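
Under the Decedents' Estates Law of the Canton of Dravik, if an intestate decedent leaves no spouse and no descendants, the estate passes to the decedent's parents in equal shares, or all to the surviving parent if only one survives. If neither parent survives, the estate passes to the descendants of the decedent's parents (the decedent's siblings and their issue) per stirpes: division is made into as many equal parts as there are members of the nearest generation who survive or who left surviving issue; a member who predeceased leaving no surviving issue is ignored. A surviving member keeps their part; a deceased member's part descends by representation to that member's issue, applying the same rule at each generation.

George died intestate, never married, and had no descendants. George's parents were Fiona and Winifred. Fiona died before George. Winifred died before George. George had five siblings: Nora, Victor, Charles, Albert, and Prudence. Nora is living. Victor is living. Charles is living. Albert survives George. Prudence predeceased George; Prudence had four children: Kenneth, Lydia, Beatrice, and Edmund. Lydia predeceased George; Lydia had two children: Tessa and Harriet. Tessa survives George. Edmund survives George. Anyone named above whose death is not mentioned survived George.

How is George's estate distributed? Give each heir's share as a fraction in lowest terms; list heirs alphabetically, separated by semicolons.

Albert 1/5; Beatrice 1/20; Charles 1/5; Edmund 1/20; Harriet 1/40; Kenneth 1/20; Nora 1/5; Tessa 1/40; Victor 1/5

Neither parent survives and there are no descendants, so the estate passes to George's siblings and their issue per stirpes.
The estate is divided into 5 equal shares of 1/5 among Nora, Victor, Charles, Albert, Prudence.
Nora is living and takes 1/5.
Victor is living and takes 1/5.
Charles is living and takes 1/5.
Albert is living and takes 1/5.
Prudence predeceased; the 1/5 allotted to Prudence's branch passes to Prudence's issue by representation.
The 1/5 is divided into 4 equal shares of 1/20 among Kenneth, Lydia, Beatrice, Edmund.
Kenneth is living and takes 1/20.
Lydia predeceased; the 1/20 allotted to Lydia's branch passes to Lydia's issue by representation.
The 1/20 is divided into 2 equal shares of 1/40 among Tessa, Harriet.
Tessa is living and takes 1/40.
Harriet is living and takes 1/40.
Beatrice is living and takes 1/20.
Edmund is living and takes 1/20.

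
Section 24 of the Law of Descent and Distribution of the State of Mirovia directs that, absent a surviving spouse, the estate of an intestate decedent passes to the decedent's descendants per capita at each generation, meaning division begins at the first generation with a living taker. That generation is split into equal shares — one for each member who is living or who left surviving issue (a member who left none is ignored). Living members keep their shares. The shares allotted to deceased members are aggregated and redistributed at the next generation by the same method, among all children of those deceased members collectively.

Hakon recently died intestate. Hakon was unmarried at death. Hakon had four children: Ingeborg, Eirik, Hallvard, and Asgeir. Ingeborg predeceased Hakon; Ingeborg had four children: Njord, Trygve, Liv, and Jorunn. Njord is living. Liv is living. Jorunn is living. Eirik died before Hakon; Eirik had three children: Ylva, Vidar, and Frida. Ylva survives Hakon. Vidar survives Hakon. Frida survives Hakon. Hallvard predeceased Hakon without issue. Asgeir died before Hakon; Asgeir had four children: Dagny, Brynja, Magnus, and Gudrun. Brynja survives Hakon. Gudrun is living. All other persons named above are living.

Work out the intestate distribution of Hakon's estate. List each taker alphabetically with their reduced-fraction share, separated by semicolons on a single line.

There is no surviving spouse, so the entire estate passes to Hakon's descendants per capita at each generation.
No one at generation 1 (Ingeborg, Eirik, Asgeir) is living; moving to the next generation.
At generation 2 (Njord, Trygve, Liv, Jorunn, Ylva, Vidar, Frida, Dagny, Brynja, Magnus, Gudrun) there are 11 shares of (1)/11 = 1/11 each.
Living: Njord, Trygve, Liv, Jorunn, Ylva, Vidar, Frida, Dagny, Brynja, Magnus, and Gudrun — each takes 1/11.

Brynja 1/11; Dagny 1/11; Frida 1/11; Gudrun 1/11; Jorunn 1/11; Liv 1/11; Magnus 1/11; Njord 1/11; Trygve 1/11; Vidar 1/11; Ylva 1/11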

▬▬▬▬▬▬

**Your instructions**
Read the listing. Report every line that includes the word "death".

**Finished task**
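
George died intestate, never married, and had no descendants. George's parents were Fiona and Winifred. Fiona died before George. Winifred died before George. George had five siblings: Nora, Victor, Charles, Albert, and Prudence. Nora is living. Victor is living. Charles is living. Albert survives George. Prudence predeceased George; Prudence had four children: Kenneth, Lydia, Beatrice, and Edmund. Lydia predeceased George; Lydia had two children: Tessa and Harriet. Tessa survives George. Edmund survives George. Anyone named above whose death is not mentioned survived George.
Hakon recently died intestate. Hakon was unmarried at death. Hakon had four children: Ingeborg, Eirik, Hallvard, and Asgeir. Ingeborg predeceased Hakon; Ingeborg had four children: Njord, Trygve, Liv, and Jorunn. Njord is living. Liv is living. Jorunn is living. Eirik died before Hakon; Eirik had three children: Ylva, Vidar, and Frida. Ylva survives Hakon. Vidar survives Hakon. Frida survives Hakon. Hallvard predeceased Hakon without issue. Asgeir died before Hakon; Asgeir had four children: Dagny, Brynja, Magnus, and Gudrun. Brynja survives Hakon. Gudrun is living. All other persons named above are living.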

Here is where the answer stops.